Work instructions:
Copy out every line from the records that includes "main".

START Supplied material

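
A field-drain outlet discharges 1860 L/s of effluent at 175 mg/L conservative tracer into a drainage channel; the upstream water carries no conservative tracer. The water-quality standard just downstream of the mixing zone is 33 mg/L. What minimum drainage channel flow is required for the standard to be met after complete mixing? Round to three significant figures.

Set C_mix = 33: (Q·0 + 1860·175.0) / (Q + 1860) = 33
→ Q = 1860·(175.0 − 33)/(33 − 0) = 8004 L/s.

8000 L/s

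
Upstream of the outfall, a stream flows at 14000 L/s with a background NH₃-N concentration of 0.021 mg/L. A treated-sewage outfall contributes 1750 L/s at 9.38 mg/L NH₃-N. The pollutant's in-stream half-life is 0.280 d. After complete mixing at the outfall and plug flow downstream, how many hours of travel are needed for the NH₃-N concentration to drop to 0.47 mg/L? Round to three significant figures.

Mass balance: C = (14000·0.02100 + 1750·9.380) / 15750 = 16710/15750 = 1.061 mg/L.
Half-life 0.280 d → k = ln 2 / 0.280 = 2.476 d⁻¹.
1.061·exp(−k·t) = 0.47 → t = ln(1.061/0.47)/k = 28410 s = 7.893 h.

7.89 h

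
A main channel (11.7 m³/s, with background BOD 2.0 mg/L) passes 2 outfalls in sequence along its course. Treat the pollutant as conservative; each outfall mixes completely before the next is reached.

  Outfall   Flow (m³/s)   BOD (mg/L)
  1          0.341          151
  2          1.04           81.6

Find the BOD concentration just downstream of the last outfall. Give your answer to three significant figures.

Below outfall 1: Q → 12.04 m³/s, C = (11.70·2.000 + 0.3410·151.0)/12.04 = 6.220 mg/L.
Below outfall 2: Q → 13.08 m³/s, C = (12.04·6.220 + 1.040·81.60)/13.08 = 12.21 mg/L.

12.2 mg/L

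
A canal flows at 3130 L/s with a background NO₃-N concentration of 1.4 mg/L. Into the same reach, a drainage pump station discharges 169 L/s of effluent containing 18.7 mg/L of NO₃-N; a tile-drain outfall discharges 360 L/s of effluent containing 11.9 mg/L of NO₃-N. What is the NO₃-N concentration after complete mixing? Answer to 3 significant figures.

Mass balance: C = (3130·1.400 + 169.0·18.70 + 360.0·11.90) / 3659 = 11830/3659 = 3.232 mg/L.

3.23 mg/L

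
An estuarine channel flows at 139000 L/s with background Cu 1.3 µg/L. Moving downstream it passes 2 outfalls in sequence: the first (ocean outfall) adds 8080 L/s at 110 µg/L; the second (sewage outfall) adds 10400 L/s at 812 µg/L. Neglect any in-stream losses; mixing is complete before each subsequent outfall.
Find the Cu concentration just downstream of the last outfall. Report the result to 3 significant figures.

Below outfall 1: Q → 147100 L/s, C = (139000·1.300 + 8080·110.0)/147100 = 7.272 µg/L.
Below outfall 2: Q → 157500 L/s, C = (147100·7.272 + 10400·812.0)/157500 = 60.42 µg/L.

60.4 µg/L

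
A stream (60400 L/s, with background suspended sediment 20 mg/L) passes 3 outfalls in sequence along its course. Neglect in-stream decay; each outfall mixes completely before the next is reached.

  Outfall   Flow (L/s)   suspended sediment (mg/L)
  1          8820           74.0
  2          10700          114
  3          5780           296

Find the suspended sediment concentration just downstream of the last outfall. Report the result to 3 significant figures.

55.9 mg/L

Below outfall 1: Q → 69220 L/s, C = (60400·20.00 + 8820·74.00)/69220 = 26.88 mg/L.
Below outfall 2: Q → 79920 L/s, C = (69220·26.88 + 10700·114.0)/79920 = 38.54 mg/L.
Below outfall 3: Q → 85700 L/s, C = (79920·38.54 + 5780·296.0)/85700 = 55.91 mg/L.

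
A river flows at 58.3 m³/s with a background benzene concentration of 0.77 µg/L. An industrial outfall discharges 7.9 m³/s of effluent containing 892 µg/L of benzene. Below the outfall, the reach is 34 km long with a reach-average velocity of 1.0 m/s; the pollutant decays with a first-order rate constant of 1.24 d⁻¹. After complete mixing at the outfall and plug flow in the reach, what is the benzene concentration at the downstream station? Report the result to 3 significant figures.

Conservation of mass: C = (58.30·0.7700 + 7.900·892.0) / 66.20 = 7092/66.20 = 107.1 µg/L.
Travel time t = 34·1000 / 1.0 = 34000 s = 9.444 h.
After decay, C = 107.1 × e^(−kt) = 107.1 × 0.6139 = 65.76 µg/L.

65.8 µg/L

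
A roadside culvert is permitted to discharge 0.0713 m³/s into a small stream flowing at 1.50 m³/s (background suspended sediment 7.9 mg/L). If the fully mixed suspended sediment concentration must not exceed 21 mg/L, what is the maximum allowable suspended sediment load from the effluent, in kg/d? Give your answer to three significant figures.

Mass balance at the limit: 1.500·7.900 + 0.07130·Cₑ = 1.571·21 → Cₑ = 296.6 mg/L.
Load = 0.07130 m³/s × 296.6 g/m³ × 86 400 s/d = 1827 kg/d.

1830 kg/d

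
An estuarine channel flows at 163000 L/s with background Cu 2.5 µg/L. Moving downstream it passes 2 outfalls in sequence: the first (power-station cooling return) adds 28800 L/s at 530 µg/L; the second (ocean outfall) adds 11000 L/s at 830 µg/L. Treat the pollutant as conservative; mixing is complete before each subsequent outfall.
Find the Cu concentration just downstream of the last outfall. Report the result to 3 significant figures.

After outfall 1: Q = 163000 + 28800 = 191800 L/s; C = (163000·2.500 + 28800·530.0)/191800 = 81.71 µg/L.
After outfall 2: Q = 191800 + 11000 = 202800 L/s; C = (191800·81.71 + 11000·830.0)/202800 = 122.3 µg/L.

122 µg/L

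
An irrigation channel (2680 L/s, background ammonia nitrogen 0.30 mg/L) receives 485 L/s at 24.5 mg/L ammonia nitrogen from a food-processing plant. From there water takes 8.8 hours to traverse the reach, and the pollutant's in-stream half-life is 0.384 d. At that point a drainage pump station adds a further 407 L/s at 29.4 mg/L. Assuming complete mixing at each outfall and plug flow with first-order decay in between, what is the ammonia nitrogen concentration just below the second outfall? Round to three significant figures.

Flow-weighted average: C = (2680·0.3000 + 485.0·24.50) / 3165 = 12690/3165 = 4.008 mg/L; combined flow 3165 L/s.
Half-life 0.384 d → k = ln 2 / 0.384 = 1.805 d⁻¹.
Decay over the reach: 4.008·exp(−kt) = 4.008·0.5159 = 2.068 mg/L.
At the second outfall, C = (3165·2.068 + 407.0·29.40) / (3165 + 407.0) = 5.182 mg/L.

5.18 mg/L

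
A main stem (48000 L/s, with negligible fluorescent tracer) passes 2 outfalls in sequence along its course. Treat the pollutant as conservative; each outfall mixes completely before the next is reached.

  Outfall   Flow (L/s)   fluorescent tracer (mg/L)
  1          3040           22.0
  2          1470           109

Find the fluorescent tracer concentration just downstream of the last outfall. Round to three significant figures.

After outfall 1: Q = 48000 + 3040 = 51040 L/s; C = (48000·0 + 3040·22.00)/51040 = 1.310 mg/L.
After outfall 2: Q = 51040 + 1470 = 52510 L/s; C = (51040·1.310 + 1470·109.0)/52510 = 4.325 mg/L.

4.33 mg/L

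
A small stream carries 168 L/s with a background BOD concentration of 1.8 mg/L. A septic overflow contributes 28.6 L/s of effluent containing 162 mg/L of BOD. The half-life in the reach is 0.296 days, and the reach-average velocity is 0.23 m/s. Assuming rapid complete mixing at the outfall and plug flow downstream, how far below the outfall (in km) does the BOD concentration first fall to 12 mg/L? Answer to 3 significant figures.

Mass balance: C = (168.0·1.800 + 28.60·162.0) / 196.6 = 4936/196.6 = 25.10 mg/L.
Half-life 0.296 d → k = ln 2 / 0.296 = 2.342 d⁻¹.
Set 25.10·exp(−k·t) = 12 → t = ln(25.10/12)/k = 27230 s = 7.565 h.
Distance = v·t = 0.23·27230 = 6264 m = 6.264 km.

6.26 km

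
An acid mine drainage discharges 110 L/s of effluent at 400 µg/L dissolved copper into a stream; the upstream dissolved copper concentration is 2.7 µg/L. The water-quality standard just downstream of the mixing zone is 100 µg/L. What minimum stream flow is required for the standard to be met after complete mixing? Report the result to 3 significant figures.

339 L/s

Set C_mix = 100: (Q·2.700 + 110.0·400.0) / (Q + 110.0) = 100
→ Q = 110.0·(400.0 − 100)/(100 − 2.700) = 339.2 L/s.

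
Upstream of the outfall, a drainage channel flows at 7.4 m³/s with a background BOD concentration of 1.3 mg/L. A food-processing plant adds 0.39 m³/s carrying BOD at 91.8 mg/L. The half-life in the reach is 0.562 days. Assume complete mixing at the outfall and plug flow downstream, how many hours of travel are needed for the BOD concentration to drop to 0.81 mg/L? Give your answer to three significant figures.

38.4 h

After mixing, C = (7.400·1.300 + 0.3900·91.80) / 7.790 = 45.42/7.790 = 5.831 mg/L.
Half-life 0.562 d → k = ln 2 / 0.562 = 1.233 d⁻¹.
5.831·exp(−k·t) = 0.81 → t = ln(5.831/0.81)/k = 138300 s = 38.41 h.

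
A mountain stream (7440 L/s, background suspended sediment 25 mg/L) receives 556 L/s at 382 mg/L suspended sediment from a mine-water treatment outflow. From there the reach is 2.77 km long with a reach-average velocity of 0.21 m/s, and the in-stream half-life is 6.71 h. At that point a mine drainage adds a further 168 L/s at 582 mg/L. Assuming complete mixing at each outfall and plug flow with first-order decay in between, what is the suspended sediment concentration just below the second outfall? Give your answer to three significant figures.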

END Supplied material

Exercise solution:
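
A main channel (11.7 m³/s, with background BOD 2.0 mg/L) passes 2 outfalls in sequence along its course. Treat the pollutant as conservative; each outfall mixes completely before the next is reached.
A main stem (48000 L/s, with negligible fluorescent tracer) passes 2 outfalls in sequence along its course. Treat the pollutant as conservative; each outfall mixes completely before the next is reached.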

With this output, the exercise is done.